◆ WORK ORDER
Within the material below, transcribe exactly the lines from the one holding "A cell operating" through the one holding "Sn⁴⁺(aq) + 2", keeping both ends and skipping the rest.

◆ RECORD SET

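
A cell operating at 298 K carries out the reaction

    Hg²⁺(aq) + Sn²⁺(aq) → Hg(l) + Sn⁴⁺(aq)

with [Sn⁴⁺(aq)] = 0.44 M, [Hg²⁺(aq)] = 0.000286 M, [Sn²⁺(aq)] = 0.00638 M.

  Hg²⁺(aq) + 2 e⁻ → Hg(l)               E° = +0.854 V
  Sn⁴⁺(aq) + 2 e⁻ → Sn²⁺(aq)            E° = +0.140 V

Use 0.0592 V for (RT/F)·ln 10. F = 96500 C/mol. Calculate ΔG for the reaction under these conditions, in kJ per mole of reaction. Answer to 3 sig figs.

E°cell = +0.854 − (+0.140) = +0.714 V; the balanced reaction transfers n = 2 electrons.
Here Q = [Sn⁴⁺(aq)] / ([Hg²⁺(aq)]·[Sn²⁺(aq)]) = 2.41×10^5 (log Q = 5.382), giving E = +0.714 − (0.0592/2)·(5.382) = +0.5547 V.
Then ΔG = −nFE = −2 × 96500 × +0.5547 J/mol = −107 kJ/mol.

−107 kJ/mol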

==

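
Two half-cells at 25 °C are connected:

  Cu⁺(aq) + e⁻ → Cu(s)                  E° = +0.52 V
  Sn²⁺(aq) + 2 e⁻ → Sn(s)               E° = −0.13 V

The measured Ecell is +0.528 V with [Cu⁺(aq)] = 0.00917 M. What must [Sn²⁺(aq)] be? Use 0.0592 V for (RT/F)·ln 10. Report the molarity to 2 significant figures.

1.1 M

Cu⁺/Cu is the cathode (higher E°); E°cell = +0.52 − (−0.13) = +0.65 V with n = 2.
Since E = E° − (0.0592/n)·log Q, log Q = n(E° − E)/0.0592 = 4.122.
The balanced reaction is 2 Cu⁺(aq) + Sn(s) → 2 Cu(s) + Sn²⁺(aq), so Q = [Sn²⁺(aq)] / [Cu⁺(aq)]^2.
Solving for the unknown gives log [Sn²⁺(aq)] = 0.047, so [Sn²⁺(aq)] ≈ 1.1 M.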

◆ SOLUTION TO THIS TASK
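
A cell operating at 298 K carries out the reaction

    Hg²⁺(aq) + Sn²⁺(aq) → Hg(l) + Sn⁴⁺(aq)

with [Sn⁴⁺(aq)] = 0.44 M, [Hg²⁺(aq)] = 0.000286 M, [Sn²⁺(aq)] = 0.00638 M.

  Hg²⁺(aq) + 2 e⁻ → Hg(l)               E° = +0.854 V
  Sn⁴⁺(aq) + 2 e⁻ → Sn²⁺(aq)            E° = +0.140 V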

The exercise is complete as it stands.